• [EXERCISE INSTRUCTIONS]: Reproduce the entries exactly.
===== GIVEN INFORMATION
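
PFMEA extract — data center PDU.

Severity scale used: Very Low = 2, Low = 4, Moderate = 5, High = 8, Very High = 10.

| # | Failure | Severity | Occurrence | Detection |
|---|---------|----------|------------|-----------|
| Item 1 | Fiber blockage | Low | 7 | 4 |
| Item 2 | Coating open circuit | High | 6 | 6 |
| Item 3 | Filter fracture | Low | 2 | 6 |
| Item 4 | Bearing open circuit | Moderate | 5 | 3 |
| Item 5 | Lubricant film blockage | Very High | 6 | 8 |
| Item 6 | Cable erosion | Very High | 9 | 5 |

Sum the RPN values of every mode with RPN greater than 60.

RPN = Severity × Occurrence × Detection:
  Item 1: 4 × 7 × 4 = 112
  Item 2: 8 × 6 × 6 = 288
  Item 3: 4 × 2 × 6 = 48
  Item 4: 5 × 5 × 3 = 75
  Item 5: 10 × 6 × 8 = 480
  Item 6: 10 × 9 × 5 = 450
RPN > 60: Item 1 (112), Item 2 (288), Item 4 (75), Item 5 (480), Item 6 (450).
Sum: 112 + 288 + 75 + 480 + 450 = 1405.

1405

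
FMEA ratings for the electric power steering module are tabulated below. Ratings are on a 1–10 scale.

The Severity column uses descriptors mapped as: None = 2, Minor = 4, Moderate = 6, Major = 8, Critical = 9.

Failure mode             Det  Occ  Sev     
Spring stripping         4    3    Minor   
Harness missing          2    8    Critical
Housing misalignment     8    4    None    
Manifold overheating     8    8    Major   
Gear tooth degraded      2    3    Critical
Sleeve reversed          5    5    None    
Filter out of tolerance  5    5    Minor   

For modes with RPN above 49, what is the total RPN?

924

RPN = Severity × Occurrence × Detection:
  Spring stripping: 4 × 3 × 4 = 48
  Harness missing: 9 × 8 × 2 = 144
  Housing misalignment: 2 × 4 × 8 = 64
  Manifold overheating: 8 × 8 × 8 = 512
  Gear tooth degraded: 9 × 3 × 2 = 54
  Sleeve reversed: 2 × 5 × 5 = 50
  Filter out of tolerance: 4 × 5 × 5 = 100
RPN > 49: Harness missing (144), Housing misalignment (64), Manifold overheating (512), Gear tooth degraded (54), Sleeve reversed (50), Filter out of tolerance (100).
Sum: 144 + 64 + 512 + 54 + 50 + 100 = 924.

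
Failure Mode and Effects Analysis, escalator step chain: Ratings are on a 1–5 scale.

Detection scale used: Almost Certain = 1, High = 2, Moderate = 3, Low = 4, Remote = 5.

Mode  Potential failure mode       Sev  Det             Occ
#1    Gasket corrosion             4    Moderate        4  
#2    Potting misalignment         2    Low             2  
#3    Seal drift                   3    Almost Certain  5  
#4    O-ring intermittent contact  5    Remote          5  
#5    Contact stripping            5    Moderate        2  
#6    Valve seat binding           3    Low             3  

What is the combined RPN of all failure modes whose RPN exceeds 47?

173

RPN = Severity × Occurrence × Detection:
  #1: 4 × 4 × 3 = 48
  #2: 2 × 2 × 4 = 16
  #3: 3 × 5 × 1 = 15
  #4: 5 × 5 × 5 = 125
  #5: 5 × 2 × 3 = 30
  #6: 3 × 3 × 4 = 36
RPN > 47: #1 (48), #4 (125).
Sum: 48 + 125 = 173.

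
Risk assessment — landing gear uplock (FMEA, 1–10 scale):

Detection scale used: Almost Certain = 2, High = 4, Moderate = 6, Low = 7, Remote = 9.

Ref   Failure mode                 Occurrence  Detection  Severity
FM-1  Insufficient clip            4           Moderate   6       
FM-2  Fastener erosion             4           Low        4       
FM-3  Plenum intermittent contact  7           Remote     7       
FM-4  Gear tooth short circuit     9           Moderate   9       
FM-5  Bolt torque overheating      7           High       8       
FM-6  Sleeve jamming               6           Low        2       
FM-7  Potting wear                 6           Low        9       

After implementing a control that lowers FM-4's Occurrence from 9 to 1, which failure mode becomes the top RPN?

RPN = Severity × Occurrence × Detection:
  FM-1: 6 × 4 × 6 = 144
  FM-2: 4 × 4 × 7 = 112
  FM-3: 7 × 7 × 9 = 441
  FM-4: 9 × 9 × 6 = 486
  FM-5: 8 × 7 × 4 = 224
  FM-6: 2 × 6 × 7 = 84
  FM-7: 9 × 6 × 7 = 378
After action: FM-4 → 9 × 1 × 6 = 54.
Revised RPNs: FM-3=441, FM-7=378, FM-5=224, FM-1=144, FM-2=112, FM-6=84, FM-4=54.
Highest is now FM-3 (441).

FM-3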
==========
• [RESPONSE FOR THIS EXERCISE]:
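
PFMEA extract — data center PDU.

Severity scale used: Very Low = 2, Low = 4, Moderate = 5, High = 8, Very High = 10.

| # | Failure | Severity | Occurrence | Detection |
|---|---------|----------|------------|-----------|
| Item 1 | Fiber blockage | Low | 7 | 4 |
| Item 2 | Coating open circuit | High | 6 | 6 |
| Item 3 | Filter fracture | Low | 2 | 6 |
| Item 4 | Bearing open circuit | Moderate | 5 | 3 |
| Item 5 | Lubricant film blockage | Very High | 6 | 8 |
| Item 6 | Cable erosion | Very High | 9 | 5 |

Sum the RPN values of every mode with RPN greater than 60.

RPN = Severity × Occurrence × Detection:
  Item 1: 4 × 7 × 4 = 112
  Item 2: 8 × 6 × 6 = 288
  Item 3: 4 × 2 × 6 = 48
  Item 4: 5 × 5 × 3 = 75
  Item 5: 10 × 6 × 8 = 480
  Item 6: 10 × 9 × 5 = 450
RPN > 60: Item 1 (112), Item 2 (288), Item 4 (75), Item 5 (480), Item 6 (450).
Sum: 112 + 288 + 75 + 480 + 450 = 1405.

1405

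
FMEA ratings for the electric power steering module are tabulated below. Ratings are on a 1–10 scale.

The Severity column uses descriptors mapped as: None = 2, Minor = 4, Moderate = 6, Major = 8, Critical = 9.

Failure mode             Det  Occ  Sev     
Spring stripping         4    3    Minor   
Harness missing          2    8    Critical
Housing misalignment     8    4    None    
Manifold overheating     8    8    Major   
Gear tooth degraded      2    3    Critical
Sleeve reversed          5    5    None    
Filter out of tolerance  5    5    Minor   

For modes with RPN above 49, what is the total RPN?

924

RPN = Severity × Occurrence × Detection:
  Spring stripping: 4 × 3 × 4 = 48
  Harness missing: 9 × 8 × 2 = 144
  Housing misalignment: 2 × 4 × 8 = 64
  Manifold overheating: 8 × 8 × 8 = 512
  Gear tooth degraded: 9 × 3 × 2 = 54
  Sleeve reversed: 2 × 5 × 5 = 50
  Filter out of tolerance: 4 × 5 × 5 = 100
RPN > 49: Harness missing (144), Housing misalignment (64), Manifold overheating (512), Gear tooth degraded (54), Sleeve reversed (50), Filter out of tolerance (100).
Sum: 144 + 64 + 512 + 54 + 50 + 100 = 924.

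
Failure Mode and Effects Analysis, escalator step chain: Ratings are on a 1–5 scale.

Detection scale used: Almost Certain = 1, High = 2, Moderate = 3, Low = 4, Remote = 5.

Mode  Potential failure mode       Sev  Det             Occ
#1    Gasket corrosion             4    Moderate        4  
#2    Potting misalignment         2    Low             2  
#3    Seal drift                   3    Almost Certain  5  
#4    O-ring intermittent contact  5    Remote          5  
#5    Contact stripping            5    Moderate        2  
#6    Valve seat binding           3    Low             3  

What is the combined RPN of all failure modes whose RPN exceeds 47?

173

RPN = Severity × Occurrence × Detection:
  #1: 4 × 4 × 3 = 48
  #2: 2 × 2 × 4 = 16
  #3: 3 × 5 × 1 = 15
  #4: 5 × 5 × 5 = 125
  #5: 5 × 2 × 3 = 30
  #6: 3 × 3 × 4 = 36
RPN > 47: #1 (48), #4 (125).
Sum: 48 + 125 = 173.

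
Risk assessment — landing gear uplock (FMEA, 1–10 scale):

Detection scale used: Almost Certain = 2, High = 4, Moderate = 6, Low = 7, Remote = 9.

Ref   Failure mode                 Occurrence  Detection  Severity
FM-1  Insufficient clip            4           Moderate   6       
FM-2  Fastener erosion             4           Low        4       
FM-3  Plenum intermittent contact  7           Remote     7       
FM-4  Gear tooth short circuit     9           Moderate   9       
FM-5  Bolt torque overheating      7           High       8       
FM-6  Sleeve jamming               6           Low        2       
FM-7  Potting wear                 6           Low        9       

After implementing a control that lowers FM-4's Occurrence from 9 to 1, which failure mode becomes the top RPN?

RPN = Severity × Occurrence × Detection:
  FM-1: 6 × 4 × 6 = 144
  FM-2: 4 × 4 × 7 = 112
  FM-3: 7 × 7 × 9 = 441
  FM-4: 9 × 9 × 6 = 486
  FM-5: 8 × 7 × 4 = 224
  FM-6: 2 × 6 × 7 = 84
  FM-7: 9 × 6 × 7 = 378
After action: FM-4 → 9 × 1 × 6 = 54.
Revised RPNs: FM-3=441, FM-7=378, FM-5=224, FM-1=144, FM-2=112, FM-6=84, FM-4=54.
Highest is now FM-3 (441).

FM-3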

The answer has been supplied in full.